Problem to solve: You are asked to write out the entries exactly as they are given.

Available records:
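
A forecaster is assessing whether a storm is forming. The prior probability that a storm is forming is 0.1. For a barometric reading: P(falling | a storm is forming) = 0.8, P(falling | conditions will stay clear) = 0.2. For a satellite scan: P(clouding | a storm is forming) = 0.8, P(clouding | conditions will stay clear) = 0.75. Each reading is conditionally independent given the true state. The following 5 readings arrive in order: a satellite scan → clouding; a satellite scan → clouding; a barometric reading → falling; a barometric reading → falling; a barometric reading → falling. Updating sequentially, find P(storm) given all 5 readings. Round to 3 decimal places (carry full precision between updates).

0.890

After a satellite scan='clouding': P(storm) = 0.8·0.1000 / (0.8·0.1000 + 0.75·0.9000) ≈ 0.1060
After a satellite scan='clouding': P(storm) = 0.8·0.1060 / (0.8·0.1060 + 0.75·0.8940) ≈ 0.1122
After a barometric reading='falling': P(storm) = 0.8·0.1122 / (0.8·0.1122 + 0.2·0.8878) ≈ 0.3358
After a barometric reading='falling': P(storm) = 0.8·0.3358 / (0.8·0.3358 + 0.2·0.6642) ≈ 0.6692
After a barometric reading='falling': P(storm) = 0.8·0.6692 / (0.8·0.6692 + 0.2·0.3308) ≈ 0.8900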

Answer space:
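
A forecaster is assessing whether a storm is forming. The prior probability that a storm is forming is 0.1. For a barometric reading: P(falling | a storm is forming) = 0.8, P(falling | conditions will stay clear) = 0.2. For a satellite scan: P(clouding | a storm is forming) = 0.8, P(clouding | conditions will stay clear) = 0.75. Each reading is conditionally independent given the true state. The following 5 readings arrive in order: a satellite scan → clouding; a satellite scan → clouding; a barometric reading → falling; a barometric reading → falling; a barometric reading → falling. Updating sequentially, find P(storm) given all 5 readings. Round to 3 decimal places (carry full precision between updates).

0.890

After a satellite scan='clouding': P(storm) = 0.8·0.1000 / (0.8·0.1000 + 0.75·0.9000) ≈ 0.1060
After a satellite scan='clouding': P(storm) = 0.8·0.1060 / (0.8·0.1060 + 0.75·0.8940) ≈ 0.1122
After a barometric reading='falling': P(storm) = 0.8·0.1122 / (0.8·0.1122 + 0.2·0.8878) ≈ 0.3358
After a barometric reading='falling': P(storm) = 0.8·0.3358 / (0.8·0.3358 + 0.2·0.6642) ≈ 0.6692
After a barometric reading='falling': P(storm) = 0.8·0.6692 / (0.8·0.6692 + 0.2·0.3308) ≈ 0.8900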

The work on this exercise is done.